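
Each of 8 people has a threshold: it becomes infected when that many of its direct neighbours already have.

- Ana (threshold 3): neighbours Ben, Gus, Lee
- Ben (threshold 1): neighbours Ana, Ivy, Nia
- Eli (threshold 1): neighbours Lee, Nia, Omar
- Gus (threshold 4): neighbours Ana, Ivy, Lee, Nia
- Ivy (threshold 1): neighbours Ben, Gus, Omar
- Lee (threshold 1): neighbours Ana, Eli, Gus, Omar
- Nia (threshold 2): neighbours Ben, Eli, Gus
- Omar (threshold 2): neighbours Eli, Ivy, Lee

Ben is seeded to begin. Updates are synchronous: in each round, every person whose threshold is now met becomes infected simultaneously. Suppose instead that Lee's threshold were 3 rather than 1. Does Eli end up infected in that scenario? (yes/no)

With Lee's threshold at 3:
Round 1 — Ben becomes infected (initial).
Round 2 — checking thresholds:
  Ana: 1 of 3 neighbours < 3, not yet.
  Ivy: 1 of 3 neighbours ≥ 1, becomes infected.
  Nia: 1 of 3 neighbours < 2, not yet.
Round 3 — no new infections; cascade stops.

no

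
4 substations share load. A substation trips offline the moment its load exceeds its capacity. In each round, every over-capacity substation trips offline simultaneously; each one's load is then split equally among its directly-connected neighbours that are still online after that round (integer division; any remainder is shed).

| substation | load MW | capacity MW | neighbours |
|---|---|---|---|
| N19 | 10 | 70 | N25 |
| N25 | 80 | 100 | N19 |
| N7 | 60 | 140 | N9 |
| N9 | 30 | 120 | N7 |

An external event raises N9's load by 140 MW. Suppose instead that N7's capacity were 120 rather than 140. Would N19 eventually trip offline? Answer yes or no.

no

With N7's capacity at 120:
Round 1 — N9 at 170 > 120. N9 trips offline.
  N9 sheds 170 MW to N7: 170 each.
    N7: 60+170 = 230 > 120
Round 2 — N7 trips offline.
  N7 sheds 230 MW: no online neighbours, lost.
No further trips.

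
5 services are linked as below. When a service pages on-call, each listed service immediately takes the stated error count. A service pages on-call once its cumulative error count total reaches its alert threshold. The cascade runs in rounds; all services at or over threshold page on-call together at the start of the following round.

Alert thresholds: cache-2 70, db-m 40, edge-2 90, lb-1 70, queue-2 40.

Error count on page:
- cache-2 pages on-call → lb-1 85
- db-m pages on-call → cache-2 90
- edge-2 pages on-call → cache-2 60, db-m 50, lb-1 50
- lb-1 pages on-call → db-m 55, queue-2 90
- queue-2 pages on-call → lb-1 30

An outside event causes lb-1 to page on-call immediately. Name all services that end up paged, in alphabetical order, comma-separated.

Round 1 — lb-1 pages on-call (initial).
  db-m: +55 → 55 ≥ 40
  queue-2: +90 → 90 ≥ 40
Round 2 — db-m, queue-2 page on-call.
  cache-2: +90 → 90 ≥ 70
Round 3 — cache-2 pages on-call.
No further pages.

cache-2, db-m, lb-1, queue-2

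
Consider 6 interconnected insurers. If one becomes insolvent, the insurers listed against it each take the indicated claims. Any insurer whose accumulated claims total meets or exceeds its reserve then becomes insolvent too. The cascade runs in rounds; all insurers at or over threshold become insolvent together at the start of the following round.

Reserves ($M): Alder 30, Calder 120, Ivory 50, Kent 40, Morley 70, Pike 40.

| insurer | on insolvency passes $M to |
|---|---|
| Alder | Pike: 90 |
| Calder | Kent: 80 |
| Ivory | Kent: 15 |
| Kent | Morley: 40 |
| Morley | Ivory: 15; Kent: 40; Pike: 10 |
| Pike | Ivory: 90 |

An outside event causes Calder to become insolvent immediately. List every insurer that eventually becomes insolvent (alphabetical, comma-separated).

Calder, Kent

Round 1 — Calder becomes insolvent (initial).
  Kent: +80 → 80 ≥ 40
Round 2 — Kent becomes insolvent.
  Morley: +40 → 40 < 70
No further insolvencies.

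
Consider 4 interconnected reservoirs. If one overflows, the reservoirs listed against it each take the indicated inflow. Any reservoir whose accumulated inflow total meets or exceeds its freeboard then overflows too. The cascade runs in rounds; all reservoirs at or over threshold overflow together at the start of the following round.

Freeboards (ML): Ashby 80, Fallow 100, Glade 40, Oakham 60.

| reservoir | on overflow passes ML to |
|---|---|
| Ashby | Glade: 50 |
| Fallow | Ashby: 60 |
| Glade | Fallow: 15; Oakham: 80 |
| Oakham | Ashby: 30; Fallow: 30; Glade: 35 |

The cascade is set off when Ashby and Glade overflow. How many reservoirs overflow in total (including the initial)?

3

Round 1 — Ashby, Glade overflow (initial).
  Fallow: +15 → 15 < 100
  Oakham: +80 → 80 ≥ 60
Round 2 — Oakham overflows.
  Fallow: +30 → 45 < 100
No further overflows.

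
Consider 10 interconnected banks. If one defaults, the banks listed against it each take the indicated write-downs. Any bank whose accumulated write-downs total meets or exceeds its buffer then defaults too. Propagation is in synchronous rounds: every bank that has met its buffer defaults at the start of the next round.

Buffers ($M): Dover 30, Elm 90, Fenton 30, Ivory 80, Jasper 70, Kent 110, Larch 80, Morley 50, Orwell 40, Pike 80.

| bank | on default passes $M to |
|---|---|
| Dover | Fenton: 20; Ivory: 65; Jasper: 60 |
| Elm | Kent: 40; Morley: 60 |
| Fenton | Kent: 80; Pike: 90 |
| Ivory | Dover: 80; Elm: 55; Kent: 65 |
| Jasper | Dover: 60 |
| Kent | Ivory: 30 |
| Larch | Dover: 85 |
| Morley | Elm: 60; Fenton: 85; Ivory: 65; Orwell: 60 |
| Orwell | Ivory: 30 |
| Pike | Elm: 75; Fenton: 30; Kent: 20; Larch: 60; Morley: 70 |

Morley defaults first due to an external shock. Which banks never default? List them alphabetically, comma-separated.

Round 1 — Morley defaults (initial).
  Elm: +60 → 60 < 90
  Fenton: +85 → 85 ≥ 30
  Ivory: +65 → 65 < 80
  Orwell: +60 → 60 ≥ 40
Round 2 — Fenton, Orwell default.
  Ivory: +30 → 95 ≥ 80
  Kent: +80 → 80 < 110
  Pike: +90 → 90 ≥ 80
Round 3 — Ivory, Pike default.
  Dover: +80 → 80 ≥ 30
  Elm: +55+75 → 190 ≥ 90
  Kent: +65+20 → 165 ≥ 110
  Larch: +60 → 60 < 80
Round 4 — Dover, Elm, Kent default.
  Jasper: +60 → 60 < 70
No further defaults.

Jasper, Larch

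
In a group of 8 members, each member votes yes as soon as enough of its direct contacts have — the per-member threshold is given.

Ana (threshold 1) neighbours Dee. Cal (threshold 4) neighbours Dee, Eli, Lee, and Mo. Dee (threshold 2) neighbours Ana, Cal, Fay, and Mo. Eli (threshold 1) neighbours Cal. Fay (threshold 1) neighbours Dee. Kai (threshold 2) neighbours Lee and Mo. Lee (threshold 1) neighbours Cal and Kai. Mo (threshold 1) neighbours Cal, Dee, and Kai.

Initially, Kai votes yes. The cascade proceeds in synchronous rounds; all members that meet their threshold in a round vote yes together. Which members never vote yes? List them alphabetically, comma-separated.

Ana, Cal, Dee, Eli, Fay

Round 1 — Kai votes yes (initial).
Round 2 — checking thresholds:
  Lee: 1 of 2 neighbours ≥ 1, votes yes.
  Mo: 1 of 3 neighbours ≥ 1, votes yes.
Round 3 — no new yes votes; cascade stops.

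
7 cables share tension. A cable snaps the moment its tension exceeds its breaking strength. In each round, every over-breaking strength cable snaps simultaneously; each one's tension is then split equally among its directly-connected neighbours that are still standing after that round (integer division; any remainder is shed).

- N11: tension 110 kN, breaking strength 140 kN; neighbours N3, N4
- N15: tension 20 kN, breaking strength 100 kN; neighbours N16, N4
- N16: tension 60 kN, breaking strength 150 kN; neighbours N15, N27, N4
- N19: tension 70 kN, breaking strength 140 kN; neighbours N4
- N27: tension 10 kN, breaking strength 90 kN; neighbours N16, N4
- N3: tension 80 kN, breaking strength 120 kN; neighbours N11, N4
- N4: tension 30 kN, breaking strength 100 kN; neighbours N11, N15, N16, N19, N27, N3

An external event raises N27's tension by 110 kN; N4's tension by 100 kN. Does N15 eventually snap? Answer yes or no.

yes

Round 1 — N27 at 120 > 90; N4 at 130 > 100. N27, N4 snap.
  N27 sheds 120 kN to N16: 120 each.
    N16: 60+120 = 180 > 150
  N4 sheds 130 kN to N11, N15, N16, N19, N3: 26 each.
    N11: 110+26 = 136 ≤ 140
    N15: 20+26 = 46 ≤ 100
    N16: 180+26 = 206 > 150
    N19: 70+26 = 96 ≤ 140
    N3: 80+26 = 106 ≤ 120
Round 2 — N16 snaps.
  N16 sheds 206 kN to N15: 206 each.
    N15: 46+206 = 252 > 100
Round 3 — N15 snaps.
  N15 sheds 252 kN: no online neighbours, lost.
No further breaks.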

━━━━━━━━━━━━━━━━

_TASK PROMPT_.
Would you retype exactly the lines above, from the line with "Jasper: 60 |" to the line with "Morley: 70 |", with both end lines kept and nothing more?

_RESULT OF THIS TASK_.
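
| Dover | Fenton: 20; Ivory: 65; Jasper: 60 |
| Elm | Kent: 40; Morley: 60 |
| Fenton | Kent: 80; Pike: 90 |
| Ivory | Dover: 80; Elm: 55; Kent: 65 |
| Jasper | Dover: 60 |
| Kent | Ivory: 30 |
| Larch | Dover: 85 |
| Morley | Elm: 60; Fenton: 85; Ivory: 65; Orwell: 60 |
| Orwell | Ivory: 30 |
| Pike | Elm: 75; Fenton: 30; Kent: 20; Larch: 60; Morley: 70 |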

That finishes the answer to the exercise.